▶ **AVAILABLE DATA**
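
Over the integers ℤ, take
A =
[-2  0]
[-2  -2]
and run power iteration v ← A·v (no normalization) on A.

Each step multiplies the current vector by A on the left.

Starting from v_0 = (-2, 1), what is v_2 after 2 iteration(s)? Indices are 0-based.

v_0 = (-2, 1).
v_1 = A·v_0 = (4, 2).
v_2 = A·v_1 = (-8, -12).

v_2 = (-8, -12)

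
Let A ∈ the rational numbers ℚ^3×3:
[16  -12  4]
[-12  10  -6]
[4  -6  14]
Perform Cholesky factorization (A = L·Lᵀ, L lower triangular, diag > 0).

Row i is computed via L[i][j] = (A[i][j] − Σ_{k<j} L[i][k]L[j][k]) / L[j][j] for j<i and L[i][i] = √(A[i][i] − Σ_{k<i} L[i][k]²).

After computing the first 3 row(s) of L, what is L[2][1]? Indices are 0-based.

L[2][1] = -3

Step 1: L[0][0] = √(16) = 4.
  L[1][0] = (-12) / L[0][0] = -3.
Step 2: L[1][1] = √(1) = 1.
  L[2][0] = (4) / L[0][0] = 1.
  L[2][1] = (-3) / L[1][1] = -3.
Step 3: L[2][2] = √(4) = 2.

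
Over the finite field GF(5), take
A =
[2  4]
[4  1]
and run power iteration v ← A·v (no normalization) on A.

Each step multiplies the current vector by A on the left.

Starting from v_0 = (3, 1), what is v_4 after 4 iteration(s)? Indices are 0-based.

v_4 = (1, 0)

v_0 = (3, 1).
v_1 = A·v_0 = (0, 3).
v_2 = A·v_1 = (2, 3).
v_3 = A·v_2 = (1, 1).
v_4 = A·v_3 = (1, 0).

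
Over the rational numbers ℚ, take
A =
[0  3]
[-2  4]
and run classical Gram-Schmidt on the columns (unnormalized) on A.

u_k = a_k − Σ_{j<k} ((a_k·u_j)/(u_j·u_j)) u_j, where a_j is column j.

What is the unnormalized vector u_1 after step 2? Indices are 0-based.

Step 1: u_0 = a_0 = (0, -2).
Step 2: u_1 = a_1 − (-2)·u_0 = (3, 0).

u_1 = (3, 0)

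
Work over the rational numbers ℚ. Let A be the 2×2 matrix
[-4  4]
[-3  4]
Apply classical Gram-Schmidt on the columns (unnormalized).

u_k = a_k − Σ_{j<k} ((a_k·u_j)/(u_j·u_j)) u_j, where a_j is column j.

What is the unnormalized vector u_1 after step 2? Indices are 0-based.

u_1 = (-12/25, 16/25)

Step 1: u_0 = a_0 = (-4, -3).
Step 2: u_1 = a_1 − (-28/25)·u_0 = (-12/25, 16/25).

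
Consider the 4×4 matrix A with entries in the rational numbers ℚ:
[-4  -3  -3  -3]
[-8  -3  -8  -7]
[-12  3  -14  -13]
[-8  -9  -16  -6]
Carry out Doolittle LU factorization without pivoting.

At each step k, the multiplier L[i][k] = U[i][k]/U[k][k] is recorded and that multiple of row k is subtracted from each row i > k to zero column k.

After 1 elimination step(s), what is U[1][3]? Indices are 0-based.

[col 0] pivot -4
  R1 -= 2*R0 → (0, 3, -2, -1)  (L[1][0] := 2)
  R2 -= 3*R0 → (0, 12, -5, -4)  (L[2][0] := 3)
  R3 -= 2*R0 → (0, -3, -10, 0)  (L[3][0] := 2)

U[1][3] = -1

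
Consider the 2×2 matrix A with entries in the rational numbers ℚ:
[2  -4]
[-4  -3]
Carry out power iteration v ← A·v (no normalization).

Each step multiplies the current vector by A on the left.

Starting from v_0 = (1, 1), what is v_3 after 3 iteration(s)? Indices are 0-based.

v_3 = (-68, -183)

v_0 = (1, 1).
v_1 = A·v_0 = (-2, -7).
v_2 = A·v_1 = (24, 29).
v_3 = A·v_2 = (-68, -183).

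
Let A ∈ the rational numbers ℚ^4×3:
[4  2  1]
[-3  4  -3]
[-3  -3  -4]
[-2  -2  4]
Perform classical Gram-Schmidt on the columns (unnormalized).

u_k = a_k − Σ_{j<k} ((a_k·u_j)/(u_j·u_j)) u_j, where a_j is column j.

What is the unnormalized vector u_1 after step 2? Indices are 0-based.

Step 1: u_0 = a_0 = (4, -3, -3, -2).
Step 2: u_1 = a_1 − (9/38)·u_0 = (20/19, 179/38, -87/38, -29/19).

u_1 = (20/19, 179/38, -87/38, -29/19)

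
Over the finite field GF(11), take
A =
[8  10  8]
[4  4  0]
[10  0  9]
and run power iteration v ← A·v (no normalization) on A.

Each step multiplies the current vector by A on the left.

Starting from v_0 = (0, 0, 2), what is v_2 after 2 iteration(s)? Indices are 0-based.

v_0 = (0, 0, 2).
v_1 = A·v_0 = (5, 0, 7).
v_2 = A·v_1 = (8, 9, 3).

v_2 = (8, 9, 3)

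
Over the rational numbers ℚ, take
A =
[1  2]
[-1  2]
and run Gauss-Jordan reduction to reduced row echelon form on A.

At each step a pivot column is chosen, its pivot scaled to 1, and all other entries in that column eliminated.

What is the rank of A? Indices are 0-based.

rank = 2

step 1: normalize row 0 (÷1) = (1, 2)
  row 1: subtract -1×row0 = (0, 4)
step 2: normalize row 1 (÷4) = (0, 1)
  row 0: subtract 2×row1 = (1, 0)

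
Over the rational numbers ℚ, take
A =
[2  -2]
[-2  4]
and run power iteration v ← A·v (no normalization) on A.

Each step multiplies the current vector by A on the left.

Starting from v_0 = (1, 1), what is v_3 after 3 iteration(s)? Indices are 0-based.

v_3 = (-24, 40)

v_0 = (1, 1).
v_1 = A·v_0 = (0, 2).
v_2 = A·v_1 = (-4, 8).
v_3 = A·v_2 = (-24, 40).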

▶ **WHAT THE TASK REQUIRES**
Set down verbatim only the lines between the start of the data above and the line with "Perform Cholesky factorization", both boundaries included.

▶ **TASK ANSWER**
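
Over the integers ℤ, take
A =
[-2  0]
[-2  -2]
and run power iteration v ← A·v (no normalization) on A.

Each step multiplies the current vector by A on the left.

Starting from v_0 = (-2, 1), what is v_2 after 2 iteration(s)? Indices are 0-based.

v_0 = (-2, 1).
v_1 = A·v_0 = (4, 2).
v_2 = A·v_1 = (-8, -12).

v_2 = (-8, -12)

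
Let A ∈ the rational numbers ℚ^3×3:
[16  -12  4]
[-12  10  -6]
[4  -6  14]
Perform Cholesky factorization (A = L·Lᵀ, L lower triangular, diag > 0).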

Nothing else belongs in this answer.